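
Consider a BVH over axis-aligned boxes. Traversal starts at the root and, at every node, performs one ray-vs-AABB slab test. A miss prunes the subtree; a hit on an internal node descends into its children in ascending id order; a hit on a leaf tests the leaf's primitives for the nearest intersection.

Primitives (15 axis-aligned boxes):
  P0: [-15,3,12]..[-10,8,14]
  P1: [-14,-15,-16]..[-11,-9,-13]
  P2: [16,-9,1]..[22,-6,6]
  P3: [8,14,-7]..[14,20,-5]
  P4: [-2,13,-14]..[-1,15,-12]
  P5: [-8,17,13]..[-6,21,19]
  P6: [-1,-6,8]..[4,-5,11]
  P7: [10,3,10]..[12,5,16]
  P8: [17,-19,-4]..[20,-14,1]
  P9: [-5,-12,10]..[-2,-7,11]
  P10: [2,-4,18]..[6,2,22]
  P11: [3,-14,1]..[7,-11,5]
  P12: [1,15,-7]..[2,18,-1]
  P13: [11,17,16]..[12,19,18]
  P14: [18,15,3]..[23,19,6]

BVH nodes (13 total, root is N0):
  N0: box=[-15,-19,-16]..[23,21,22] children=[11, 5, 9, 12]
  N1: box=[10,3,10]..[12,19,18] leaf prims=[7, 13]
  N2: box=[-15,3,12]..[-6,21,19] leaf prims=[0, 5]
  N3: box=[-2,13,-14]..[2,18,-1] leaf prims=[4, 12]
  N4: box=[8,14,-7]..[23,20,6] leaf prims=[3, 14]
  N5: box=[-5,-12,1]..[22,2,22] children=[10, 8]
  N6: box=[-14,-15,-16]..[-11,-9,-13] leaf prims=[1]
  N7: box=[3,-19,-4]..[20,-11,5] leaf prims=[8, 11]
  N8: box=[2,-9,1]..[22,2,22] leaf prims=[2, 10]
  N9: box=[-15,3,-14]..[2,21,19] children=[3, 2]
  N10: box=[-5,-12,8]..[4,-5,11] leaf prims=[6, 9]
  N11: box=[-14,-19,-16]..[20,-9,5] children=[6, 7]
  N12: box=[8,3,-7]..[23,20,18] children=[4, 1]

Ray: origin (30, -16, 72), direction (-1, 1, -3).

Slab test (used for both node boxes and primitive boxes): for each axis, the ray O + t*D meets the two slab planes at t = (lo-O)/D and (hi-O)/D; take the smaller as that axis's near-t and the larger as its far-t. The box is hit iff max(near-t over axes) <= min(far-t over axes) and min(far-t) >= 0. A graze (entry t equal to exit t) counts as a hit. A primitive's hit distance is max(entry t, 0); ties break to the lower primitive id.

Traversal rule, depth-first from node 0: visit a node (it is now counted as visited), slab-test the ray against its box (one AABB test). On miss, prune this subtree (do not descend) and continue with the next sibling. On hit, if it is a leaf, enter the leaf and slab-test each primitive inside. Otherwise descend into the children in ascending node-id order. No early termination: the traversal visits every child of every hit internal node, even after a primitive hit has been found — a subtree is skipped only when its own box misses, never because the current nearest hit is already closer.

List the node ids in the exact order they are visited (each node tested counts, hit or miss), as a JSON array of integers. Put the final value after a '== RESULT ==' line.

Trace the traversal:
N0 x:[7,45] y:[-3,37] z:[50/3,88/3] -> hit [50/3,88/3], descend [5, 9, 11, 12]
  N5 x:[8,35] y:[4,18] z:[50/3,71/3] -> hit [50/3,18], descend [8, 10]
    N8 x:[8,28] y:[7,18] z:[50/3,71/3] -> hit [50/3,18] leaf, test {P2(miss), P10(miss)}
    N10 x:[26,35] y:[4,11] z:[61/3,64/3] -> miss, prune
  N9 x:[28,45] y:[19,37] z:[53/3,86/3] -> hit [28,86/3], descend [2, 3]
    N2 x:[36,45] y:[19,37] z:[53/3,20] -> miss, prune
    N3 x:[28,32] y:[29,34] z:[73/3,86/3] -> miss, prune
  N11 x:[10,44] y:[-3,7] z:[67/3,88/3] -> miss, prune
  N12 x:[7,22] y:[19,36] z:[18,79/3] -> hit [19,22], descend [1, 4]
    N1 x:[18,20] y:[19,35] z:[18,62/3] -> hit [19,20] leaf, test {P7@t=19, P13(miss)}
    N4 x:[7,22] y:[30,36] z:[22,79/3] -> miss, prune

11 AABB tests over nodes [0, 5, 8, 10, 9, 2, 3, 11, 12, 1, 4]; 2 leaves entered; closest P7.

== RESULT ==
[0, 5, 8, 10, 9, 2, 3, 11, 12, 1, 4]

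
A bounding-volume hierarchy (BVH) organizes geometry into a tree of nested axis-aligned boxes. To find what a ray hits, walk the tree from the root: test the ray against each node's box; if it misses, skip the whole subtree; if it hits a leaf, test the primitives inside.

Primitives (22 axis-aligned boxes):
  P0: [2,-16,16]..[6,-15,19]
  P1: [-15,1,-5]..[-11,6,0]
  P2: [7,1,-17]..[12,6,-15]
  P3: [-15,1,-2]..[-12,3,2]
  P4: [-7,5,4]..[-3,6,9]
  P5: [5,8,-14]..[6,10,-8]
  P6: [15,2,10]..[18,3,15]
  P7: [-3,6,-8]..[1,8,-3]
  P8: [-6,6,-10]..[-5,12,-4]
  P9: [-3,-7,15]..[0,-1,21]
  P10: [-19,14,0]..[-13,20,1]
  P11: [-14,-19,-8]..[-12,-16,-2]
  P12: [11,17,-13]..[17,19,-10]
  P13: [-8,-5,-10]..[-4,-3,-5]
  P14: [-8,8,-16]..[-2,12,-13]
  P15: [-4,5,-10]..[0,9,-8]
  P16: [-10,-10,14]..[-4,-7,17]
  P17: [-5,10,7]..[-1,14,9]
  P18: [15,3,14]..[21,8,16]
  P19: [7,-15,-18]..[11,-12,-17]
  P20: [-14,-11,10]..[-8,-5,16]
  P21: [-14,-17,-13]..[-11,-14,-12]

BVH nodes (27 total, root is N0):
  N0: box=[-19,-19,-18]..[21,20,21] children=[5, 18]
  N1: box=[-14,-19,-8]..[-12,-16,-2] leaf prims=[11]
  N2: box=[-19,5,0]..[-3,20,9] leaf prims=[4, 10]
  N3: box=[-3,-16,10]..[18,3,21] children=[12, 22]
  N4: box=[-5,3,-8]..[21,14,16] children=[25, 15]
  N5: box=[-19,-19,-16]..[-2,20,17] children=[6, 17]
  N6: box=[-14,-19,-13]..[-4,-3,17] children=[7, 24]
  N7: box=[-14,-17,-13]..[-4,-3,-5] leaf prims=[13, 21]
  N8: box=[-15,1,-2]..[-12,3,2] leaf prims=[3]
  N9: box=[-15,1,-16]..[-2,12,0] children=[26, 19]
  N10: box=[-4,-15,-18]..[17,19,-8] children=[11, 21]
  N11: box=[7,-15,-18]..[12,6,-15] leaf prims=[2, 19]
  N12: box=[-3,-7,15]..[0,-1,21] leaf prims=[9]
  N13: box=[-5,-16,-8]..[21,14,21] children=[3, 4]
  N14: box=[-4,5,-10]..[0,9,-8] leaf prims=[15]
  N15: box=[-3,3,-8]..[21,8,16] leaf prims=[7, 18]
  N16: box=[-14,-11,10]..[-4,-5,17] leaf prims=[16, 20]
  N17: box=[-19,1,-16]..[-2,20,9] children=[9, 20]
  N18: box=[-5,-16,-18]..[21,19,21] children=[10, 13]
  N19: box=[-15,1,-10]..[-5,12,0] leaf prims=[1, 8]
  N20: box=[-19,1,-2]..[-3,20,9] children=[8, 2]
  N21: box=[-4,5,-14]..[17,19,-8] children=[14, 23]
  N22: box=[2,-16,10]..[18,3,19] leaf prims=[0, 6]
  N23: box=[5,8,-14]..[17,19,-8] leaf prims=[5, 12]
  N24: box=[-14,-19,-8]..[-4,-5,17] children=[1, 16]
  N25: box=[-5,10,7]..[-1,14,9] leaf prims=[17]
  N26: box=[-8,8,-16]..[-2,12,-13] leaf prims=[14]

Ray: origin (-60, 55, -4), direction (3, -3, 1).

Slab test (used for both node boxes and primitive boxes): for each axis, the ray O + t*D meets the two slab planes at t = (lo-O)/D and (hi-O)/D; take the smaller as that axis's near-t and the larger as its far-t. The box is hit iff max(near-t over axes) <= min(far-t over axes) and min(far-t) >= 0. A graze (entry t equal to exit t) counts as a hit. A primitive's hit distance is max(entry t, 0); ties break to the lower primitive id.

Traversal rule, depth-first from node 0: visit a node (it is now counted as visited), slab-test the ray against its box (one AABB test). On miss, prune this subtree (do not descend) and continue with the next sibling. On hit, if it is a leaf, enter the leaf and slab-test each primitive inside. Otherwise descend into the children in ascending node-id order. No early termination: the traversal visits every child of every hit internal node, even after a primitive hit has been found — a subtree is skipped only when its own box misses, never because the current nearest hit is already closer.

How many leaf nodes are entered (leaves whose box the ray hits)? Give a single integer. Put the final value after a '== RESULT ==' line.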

> **TASK INSTRUCTIONS**
Beginning at the line with "P1: [-14,-15,-16]..[-11,-9,-13]" and ending at the line with "Ray: origin (30, -16, 72), direction", reproduce each line of the data above exactly, and add no other lines.

> **ANSWER FOR THIS EXERCISE**
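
  P1: [-14,-15,-16]..[-11,-9,-13]
  P2: [16,-9,1]..[22,-6,6]
  P3: [8,14,-7]..[14,20,-5]
  P4: [-2,13,-14]..[-1,15,-12]
  P5: [-8,17,13]..[-6,21,19]
  P6: [-1,-6,8]..[4,-5,11]
  P7: [10,3,10]..[12,5,16]
  P8: [17,-19,-4]..[20,-14,1]
  P9: [-5,-12,10]..[-2,-7,11]
  P10: [2,-4,18]..[6,2,22]
  P11: [3,-14,1]..[7,-11,5]
  P12: [1,15,-7]..[2,18,-1]
  P13: [11,17,16]..[12,19,18]
  P14: [18,15,3]..[23,19,6]

BVH nodes (13 total, root is N0):
  N0: box=[-15,-19,-16]..[23,21,22] children=[11, 5, 9, 12]
  N1: box=[10,3,10]..[12,19,18] leaf prims=[7, 13]
  N2: box=[-15,3,12]..[-6,21,19] leaf prims=[0, 5]
  N3: box=[-2,13,-14]..[2,18,-1] leaf prims=[4, 12]
  N4: box=[8,14,-7]..[23,20,6] leaf prims=[3, 14]
  N5: box=[-5,-12,1]..[22,2,22] children=[10, 8]
  N6: box=[-14,-15,-16]..[-11,-9,-13] leaf prims=[1]
  N7: box=[3,-19,-4]..[20,-11,5] leaf prims=[8, 11]
  N8: box=[2,-9,1]..[22,2,22] leaf prims=[2, 10]
  N9: box=[-15,3,-14]..[2,21,19] children=[3, 2]
  N10: box=[-5,-12,8]..[4,-5,11] leaf prims=[6, 9]
  N11: box=[-14,-19,-16]..[20,-9,5] children=[6, 7]
  N12: box=[8,3,-7]..[23,20,18] children=[4, 1]

Ray: origin (30, -16, 72), direction (-1, 1, -3).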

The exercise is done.